**How to complete this task**
Retype each line below precisely.

[Records from a collection]
*** Begin section ***
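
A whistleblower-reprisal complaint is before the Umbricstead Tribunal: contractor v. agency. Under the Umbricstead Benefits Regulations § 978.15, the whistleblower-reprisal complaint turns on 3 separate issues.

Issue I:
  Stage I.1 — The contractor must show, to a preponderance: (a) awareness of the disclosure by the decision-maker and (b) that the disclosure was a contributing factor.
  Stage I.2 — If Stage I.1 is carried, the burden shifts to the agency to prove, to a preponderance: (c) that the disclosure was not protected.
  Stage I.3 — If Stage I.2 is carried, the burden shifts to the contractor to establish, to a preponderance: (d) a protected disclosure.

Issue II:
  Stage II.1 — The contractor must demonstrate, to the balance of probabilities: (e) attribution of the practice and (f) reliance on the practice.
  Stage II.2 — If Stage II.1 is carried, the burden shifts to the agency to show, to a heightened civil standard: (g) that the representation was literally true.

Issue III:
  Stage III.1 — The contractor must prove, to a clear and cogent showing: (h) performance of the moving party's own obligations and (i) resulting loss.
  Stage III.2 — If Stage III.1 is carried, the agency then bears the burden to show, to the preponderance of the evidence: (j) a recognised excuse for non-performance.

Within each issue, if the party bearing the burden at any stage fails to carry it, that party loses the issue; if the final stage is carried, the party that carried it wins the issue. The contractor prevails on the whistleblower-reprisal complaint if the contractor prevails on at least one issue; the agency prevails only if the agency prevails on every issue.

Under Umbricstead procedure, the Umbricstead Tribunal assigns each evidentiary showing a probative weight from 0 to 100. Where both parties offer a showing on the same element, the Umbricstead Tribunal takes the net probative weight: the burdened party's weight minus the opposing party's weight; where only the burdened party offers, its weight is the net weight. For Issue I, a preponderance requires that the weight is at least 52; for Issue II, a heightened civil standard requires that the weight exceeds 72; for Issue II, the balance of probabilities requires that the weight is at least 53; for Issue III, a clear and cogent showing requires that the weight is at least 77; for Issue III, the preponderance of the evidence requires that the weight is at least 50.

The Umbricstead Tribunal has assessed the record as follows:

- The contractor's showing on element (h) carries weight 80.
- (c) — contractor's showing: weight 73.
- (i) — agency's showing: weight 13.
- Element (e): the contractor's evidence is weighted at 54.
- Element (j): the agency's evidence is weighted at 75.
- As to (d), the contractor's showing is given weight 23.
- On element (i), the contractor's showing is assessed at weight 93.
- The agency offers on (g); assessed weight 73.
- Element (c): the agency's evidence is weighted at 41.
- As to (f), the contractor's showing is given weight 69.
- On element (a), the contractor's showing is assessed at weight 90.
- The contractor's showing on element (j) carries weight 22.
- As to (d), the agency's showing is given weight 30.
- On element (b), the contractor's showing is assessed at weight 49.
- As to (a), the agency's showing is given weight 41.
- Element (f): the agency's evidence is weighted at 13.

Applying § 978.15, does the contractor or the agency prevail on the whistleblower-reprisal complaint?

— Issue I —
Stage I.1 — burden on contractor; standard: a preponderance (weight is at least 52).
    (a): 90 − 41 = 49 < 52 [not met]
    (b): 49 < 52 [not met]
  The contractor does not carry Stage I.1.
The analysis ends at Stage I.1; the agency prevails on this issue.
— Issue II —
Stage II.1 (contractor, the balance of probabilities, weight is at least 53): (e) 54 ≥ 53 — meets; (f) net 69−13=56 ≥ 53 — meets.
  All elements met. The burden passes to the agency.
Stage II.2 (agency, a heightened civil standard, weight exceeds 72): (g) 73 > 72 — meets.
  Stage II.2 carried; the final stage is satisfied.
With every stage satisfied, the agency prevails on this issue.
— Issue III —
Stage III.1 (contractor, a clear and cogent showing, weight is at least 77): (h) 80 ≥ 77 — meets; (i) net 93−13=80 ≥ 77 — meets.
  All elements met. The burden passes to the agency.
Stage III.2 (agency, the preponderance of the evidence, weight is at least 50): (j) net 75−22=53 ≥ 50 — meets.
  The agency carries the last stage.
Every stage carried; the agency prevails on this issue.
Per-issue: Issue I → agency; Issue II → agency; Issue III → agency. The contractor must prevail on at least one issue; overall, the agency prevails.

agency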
*** End section ***
**Solution**
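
A whistleblower-reprisal complaint is before the Umbricstead Tribunal: contractor v. agency. Under the Umbricstead Benefits Regulations § 978.15, the whistleblower-reprisal complaint turns on 3 separate issues.

Issue I:
  Stage I.1 — The contractor must show, to a preponderance: (a) awareness of the disclosure by the decision-maker and (b) that the disclosure was a contributing factor.
  Stage I.2 — If Stage I.1 is carried, the burden shifts to the agency to prove, to a preponderance: (c) that the disclosure was not protected.
  Stage I.3 — If Stage I.2 is carried, the burden shifts to the contractor to establish, to a preponderance: (d) a protected disclosure.

Issue II:
  Stage II.1 — The contractor must demonstrate, to the balance of probabilities: (e) attribution of the practice and (f) reliance on the practice.
  Stage II.2 — If Stage II.1 is carried, the burden shifts to the agency to show, to a heightened civil standard: (g) that the representation was literally true.

Issue III:
  Stage III.1 — The contractor must prove, to a clear and cogent showing: (h) performance of the moving party's own obligations and (i) resulting loss.
  Stage III.2 — If Stage III.1 is carried, the agency then bears the burden to show, to the preponderance of the evidence: (j) a recognised excuse for non-performance.

Within each issue, if the party bearing the burden at any stage fails to carry it, that party loses the issue; if the final stage is carried, the party that carried it wins the issue. The contractor prevails on the whistleblower-reprisal complaint if the contractor prevails on at least one issue; the agency prevails only if the agency prevails on every issue.

Under Umbricstead procedure, the Umbricstead Tribunal assigns each evidentiary showing a probative weight from 0 to 100. Where both parties offer a showing on the same element, the Umbricstead Tribunal takes the net probative weight: the burdened party's weight minus the opposing party's weight; where only the burdened party offers, its weight is the net weight. For Issue I, a preponderance requires that the weight is at least 52; for Issue II, a heightened civil standard requires that the weight exceeds 72; for Issue II, the balance of probabilities requires that the weight is at least 53; for Issue III, a clear and cogent showing requires that the weight is at least 77; for Issue III, the preponderance of the evidence requires that the weight is at least 50.

The Umbricstead Tribunal has assessed the record as follows:

- The contractor's showing on element (h) carries weight 80.
- (c) — contractor's showing: weight 73.
- (i) — agency's showing: weight 13.
- Element (e): the contractor's evidence is weighted at 54.
- Element (j): the agency's evidence is weighted at 75.
- As to (d), the contractor's showing is given weight 23.
- On element (i), the contractor's showing is assessed at weight 93.
- The agency offers on (g); assessed weight 73.
- Element (c): the agency's evidence is weighted at 41.
- As to (f), the contractor's showing is given weight 69.
- On element (a), the contractor's showing is assessed at weight 90.
- The contractor's showing on element (j) carries weight 22.
- As to (d), the agency's showing is given weight 30.
- On element (b), the contractor's showing is assessed at weight 49.
- As to (a), the agency's showing is given weight 41.
- Element (f): the agency's evidence is weighted at 13.

Applying § 978.15, does the contractor or the agency prevail on the whistleblower-reprisal complaint?

— Issue I —
Stage I.1 — burden on contractor; standard: a preponderance (weight is at least 52).
    (a): 90 − 41 = 49 < 52 [not met]
    (b): 49 < 52 [not met]
  The contractor does not carry Stage I.1.
The analysis ends at Stage I.1; the agency prevails on this issue.
— Issue II —
Stage II.1 (contractor, the balance of probabilities, weight is at least 53): (e) 54 ≥ 53 — meets; (f) net 69−13=56 ≥ 53 — meets.
  All elements met. The burden passes to the agency.
Stage II.2 (agency, a heightened civil standard, weight exceeds 72): (g) 73 > 72 — meets.
  Stage II.2 carried; the final stage is satisfied.
With every stage satisfied, the agency prevails on this issue.
— Issue III —
Stage III.1 (contractor, a clear and cogent showing, weight is at least 77): (h) 80 ≥ 77 — meets; (i) net 93−13=80 ≥ 77 — meets.
  All elements met. The burden passes to the agency.
Stage III.2 (agency, the preponderance of the evidence, weight is at least 50): (j) net 75−22=53 ≥ 50 — meets.
  The agency carries the last stage.
Every stage carried; the agency prevails on this issue.
Per-issue: Issue I → agency; Issue II → agency; Issue III → agency. The contractor must prevail on at least one issue; overall, the agency prevails.

agency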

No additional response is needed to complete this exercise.